EXERCISE BRIEF:
Reproduce the listing exactly, please, with every line intact.

DATA FOR THIS TASK:
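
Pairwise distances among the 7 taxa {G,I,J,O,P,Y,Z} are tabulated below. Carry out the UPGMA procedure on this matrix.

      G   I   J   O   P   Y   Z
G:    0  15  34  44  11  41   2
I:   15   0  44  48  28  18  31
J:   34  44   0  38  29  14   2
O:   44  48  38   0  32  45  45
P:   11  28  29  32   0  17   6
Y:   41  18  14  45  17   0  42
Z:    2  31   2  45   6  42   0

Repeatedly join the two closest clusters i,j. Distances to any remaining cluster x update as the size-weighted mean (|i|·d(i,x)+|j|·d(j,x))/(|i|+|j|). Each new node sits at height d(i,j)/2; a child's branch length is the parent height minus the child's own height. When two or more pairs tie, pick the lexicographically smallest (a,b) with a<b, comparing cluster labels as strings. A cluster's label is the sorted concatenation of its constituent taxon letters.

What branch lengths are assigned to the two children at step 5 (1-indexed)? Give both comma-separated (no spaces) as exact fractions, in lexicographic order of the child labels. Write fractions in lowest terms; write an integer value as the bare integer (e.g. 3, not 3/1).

step 1: merge (G,Z) at d=2; branch lengths G→1, Z→1; new cluster GZ
  updated: d(GZ,I)=23, d(GZ,J)=18, d(GZ,O)=89/2, d(GZ,P)=17/2, d(GZ,Y)=83/2
step 2: merge (GZ,P) at d=17/2; branch lengths GZ→13/4, P→17/4; new cluster GPZ
  updated: d(GPZ,I)=74/3, d(GPZ,J)=65/3, d(GPZ,O)=121/3, d(GPZ,Y)=100/3
step 3: merge (J,Y) at d=14; branch lengths J→7, Y→7; new cluster JY
  updated: d(GPZ,JY)=55/2, d(I,JY)=31, d(JY,O)=83/2
step 4: merge (GPZ,I) at d=74/3; branch lengths GPZ→97/12, I→37/3; new cluster GIPZ
  updated: d(GIPZ,JY)=227/8, d(GIPZ,O)=169/4
step 5: merge (GIPZ,JY) at d=227/8; branch lengths GIPZ→89/48, JY→115/16; new cluster GIJPYZ
  updated: d(GIJPYZ,O)=42
step 6: merge (GIJPYZ,O) at d=42; branch lengths GIJPYZ→109/16, O→21; new cluster GIJOPYZ
final tree: (((((G:1,Z:1):13/4,P:17/4):97/12,I:37/3):89/48,(J:7,Y:7):115/16):109/16,O:21)
total length: 3877/48

89/48,115/16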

WRITTEN RESPONSE:
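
Pairwise distances among the 7 taxa {G,I,J,O,P,Y,Z} are tabulated below. Carry out the UPGMA procedure on this matrix.

      G   I   J   O   P   Y   Z
G:    0  15  34  44  11  41   2
I:   15   0  44  48  28  18  31
J:   34  44   0  38  29  14   2
O:   44  48  38   0  32  45  45
P:   11  28  29  32   0  17   6
Y:   41  18  14  45  17   0  42
Z:    2  31   2  45   6  42   0

Repeatedly join the two closest clusters i,j. Distances to any remaining cluster x update as the size-weighted mean (|i|·d(i,x)+|j|·d(j,x))/(|i|+|j|). Each new node sits at height d(i,j)/2; a child's branch length is the parent height minus the child's own height. When two or more pairs tie, pick the lexicographically smallest (a,b) with a<b, comparing cluster labels as strings. A cluster's label is the sorted concatenation of its constituent taxon letters.

What branch lengths are assigned to the two children at step 5 (1-indexed)? Give both comma-separated (no spaces) as exact fractions, in lexicographic order of the child labels. Write fractions in lowest terms; write an integer value as the bare integer (e.g. 3, not 3/1).

step 1: merge (G,Z) at d=2; branch lengths G→1, Z→1; new cluster GZ
  updated: d(GZ,I)=23, d(GZ,J)=18, d(GZ,O)=89/2, d(GZ,P)=17/2, d(GZ,Y)=83/2
step 2: merge (GZ,P) at d=17/2; branch lengths GZ→13/4, P→17/4; new cluster GPZ
  updated: d(GPZ,I)=74/3, d(GPZ,J)=65/3, d(GPZ,O)=121/3, d(GPZ,Y)=100/3
step 3: merge (J,Y) at d=14; branch lengths J→7, Y→7; new cluster JY
  updated: d(GPZ,JY)=55/2, d(I,JY)=31, d(JY,O)=83/2
step 4: merge (GPZ,I) at d=74/3; branch lengths GPZ→97/12, I→37/3; new cluster GIPZ
  updated: d(GIPZ,JY)=227/8, d(GIPZ,O)=169/4
step 5: merge (GIPZ,JY) at d=227/8; branch lengths GIPZ→89/48, JY→115/16; new cluster GIJPYZ
  updated: d(GIJPYZ,O)=42
step 6: merge (GIJPYZ,O) at d=42; branch lengths GIJPYZ→109/16, O→21; new cluster GIJOPYZ
final tree: (((((G:1,Z:1):13/4,P:17/4):97/12,I:37/3):89/48,(J:7,Y:7):115/16):109/16,O:21)
total length: 3877/48

89/48,115/16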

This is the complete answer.